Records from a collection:
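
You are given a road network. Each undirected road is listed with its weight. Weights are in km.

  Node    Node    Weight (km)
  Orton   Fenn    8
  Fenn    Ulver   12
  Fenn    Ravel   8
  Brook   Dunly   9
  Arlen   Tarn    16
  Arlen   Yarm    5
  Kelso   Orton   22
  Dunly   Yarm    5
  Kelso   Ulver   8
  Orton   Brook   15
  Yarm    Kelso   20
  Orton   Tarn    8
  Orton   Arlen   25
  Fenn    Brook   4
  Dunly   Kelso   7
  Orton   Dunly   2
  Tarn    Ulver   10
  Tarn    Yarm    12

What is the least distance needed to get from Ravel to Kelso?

Running Dijkstra from Ravel:
Ravel: 0
Fenn: 8  (via Ravel)
Brook: 12  (via Fenn)
Orton: 16  (via Fenn)
Dunly: 18  (via Orton)
Ulver: 20  (via Fenn)
Yarm: 23  (via Dunly)
Tarn: 24  (via Orton)
Kelso: 25  (via Dunly)
Shortest route: Ravel → Fenn → Orton → Dunly → Kelso = 25 km.

25 km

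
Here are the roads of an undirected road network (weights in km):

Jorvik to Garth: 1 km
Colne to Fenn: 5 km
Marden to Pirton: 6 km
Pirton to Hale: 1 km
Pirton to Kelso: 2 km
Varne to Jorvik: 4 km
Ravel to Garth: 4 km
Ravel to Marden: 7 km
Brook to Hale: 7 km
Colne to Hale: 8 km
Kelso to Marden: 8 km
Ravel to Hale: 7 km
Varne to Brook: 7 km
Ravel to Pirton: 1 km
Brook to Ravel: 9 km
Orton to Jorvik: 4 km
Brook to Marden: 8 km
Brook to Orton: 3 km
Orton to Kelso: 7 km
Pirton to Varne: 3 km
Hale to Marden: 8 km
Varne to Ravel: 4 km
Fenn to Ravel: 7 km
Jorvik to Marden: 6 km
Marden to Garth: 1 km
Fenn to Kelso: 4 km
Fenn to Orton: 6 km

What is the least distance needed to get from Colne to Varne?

Shortest distances from Colne:
Colne: 0
Fenn: 5  (via Colne)
Hale: 8  (via Colne)
Pirton: 9  (via Hale)
Kelso: 9  (via Fenn)
Ravel: 10  (via Pirton)
Orton: 11  (via Fenn)
Varne: 12  (via Pirton)
Shortest route: Colne → Hale → Pirton → Varne = 12 km.

12 km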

--- Task goal ---
Using the entries above, return each line in which the word "Arlen" occurs.

--- Task response ---
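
  Arlen   Tarn    16
  Arlen   Yarm    5
  Orton   Arlen   25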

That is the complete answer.